Stored data
===
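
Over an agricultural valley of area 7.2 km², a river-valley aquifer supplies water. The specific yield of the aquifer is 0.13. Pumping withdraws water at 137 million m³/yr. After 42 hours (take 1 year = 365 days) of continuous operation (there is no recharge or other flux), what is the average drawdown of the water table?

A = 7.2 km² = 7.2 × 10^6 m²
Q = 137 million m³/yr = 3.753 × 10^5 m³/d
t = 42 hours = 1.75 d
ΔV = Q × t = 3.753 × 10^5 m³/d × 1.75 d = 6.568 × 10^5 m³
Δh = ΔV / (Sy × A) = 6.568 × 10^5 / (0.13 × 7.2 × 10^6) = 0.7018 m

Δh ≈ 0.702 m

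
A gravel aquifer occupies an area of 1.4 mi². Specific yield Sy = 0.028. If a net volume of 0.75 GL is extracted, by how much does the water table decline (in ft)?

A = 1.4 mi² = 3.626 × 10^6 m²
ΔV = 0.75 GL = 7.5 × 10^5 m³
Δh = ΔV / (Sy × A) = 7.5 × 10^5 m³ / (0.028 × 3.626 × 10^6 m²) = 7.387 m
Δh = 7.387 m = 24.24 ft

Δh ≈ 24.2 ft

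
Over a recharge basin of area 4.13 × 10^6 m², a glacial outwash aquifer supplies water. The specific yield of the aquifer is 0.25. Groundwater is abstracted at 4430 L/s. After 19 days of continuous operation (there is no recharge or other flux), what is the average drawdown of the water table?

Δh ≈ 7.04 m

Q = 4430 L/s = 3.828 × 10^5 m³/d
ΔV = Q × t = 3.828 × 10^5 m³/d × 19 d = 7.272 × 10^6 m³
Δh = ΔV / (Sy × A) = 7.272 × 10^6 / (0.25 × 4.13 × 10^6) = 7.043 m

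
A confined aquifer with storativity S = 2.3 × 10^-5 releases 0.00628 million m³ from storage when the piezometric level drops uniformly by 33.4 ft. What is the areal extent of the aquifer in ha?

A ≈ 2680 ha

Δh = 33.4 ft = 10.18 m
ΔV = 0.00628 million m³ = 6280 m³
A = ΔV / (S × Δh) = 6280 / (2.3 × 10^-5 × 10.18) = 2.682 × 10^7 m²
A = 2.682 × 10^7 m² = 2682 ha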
===
TRY IT -
All of the records above are to be returned exactly as they stand.

WRITTEN RESPONSE -
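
Over an agricultural valley of area 7.2 km², a river-valley aquifer supplies water. The specific yield of the aquifer is 0.13. Pumping withdraws water at 137 million m³/yr. After 42 hours (take 1 year = 365 days) of continuous operation (there is no recharge or other flux), what is the average drawdown of the water table?

A = 7.2 km² = 7.2 × 10^6 m²
Q = 137 million m³/yr = 3.753 × 10^5 m³/d
t = 42 hours = 1.75 d
ΔV = Q × t = 3.753 × 10^5 m³/d × 1.75 d = 6.568 × 10^5 m³
Δh = ΔV / (Sy × A) = 6.568 × 10^5 / (0.13 × 7.2 × 10^6) = 0.7018 m

Δh ≈ 0.702 m

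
A gravel aquifer occupies an area of 1.4 mi². Specific yield Sy = 0.028. If a net volume of 0.75 GL is extracted, by how much does the water table decline (in ft)?

A = 1.4 mi² = 3.626 × 10^6 m²
ΔV = 0.75 GL = 7.5 × 10^5 m³
Δh = ΔV / (Sy × A) = 7.5 × 10^5 m³ / (0.028 × 3.626 × 10^6 m²) = 7.387 m
Δh = 7.387 m = 24.24 ft

Δh ≈ 24.2 ft

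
Over a recharge basin of area 4.13 × 10^6 m², a glacial outwash aquifer supplies water. The specific yield of the aquifer is 0.25. Groundwater is abstracted at 4430 L/s. After 19 days of continuous operation (there is no recharge or other flux), what is the average drawdown of the water table?

Δh ≈ 7.04 m

Q = 4430 L/s = 3.828 × 10^5 m³/d
ΔV = Q × t = 3.828 × 10^5 m³/d × 19 d = 7.272 × 10^6 m³
Δh = ΔV / (Sy × A) = 7.272 × 10^6 / (0.25 × 4.13 × 10^6) = 7.043 m

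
A confined aquifer with storativity S = 2.3 × 10^-5 releases 0.00628 million m³ from storage when the piezometric level drops uniformly by 33.4 ft. What is the areal extent of the aquifer in ha?

A ≈ 2680 ha

Δh = 33.4 ft = 10.18 m
ΔV = 0.00628 million m³ = 6280 m³
A = ΔV / (S × Δh) = 6280 / (2.3 × 10^-5 × 10.18) = 2.682 × 10^7 m²
A = 2.682 × 10^7 m² = 2682 ha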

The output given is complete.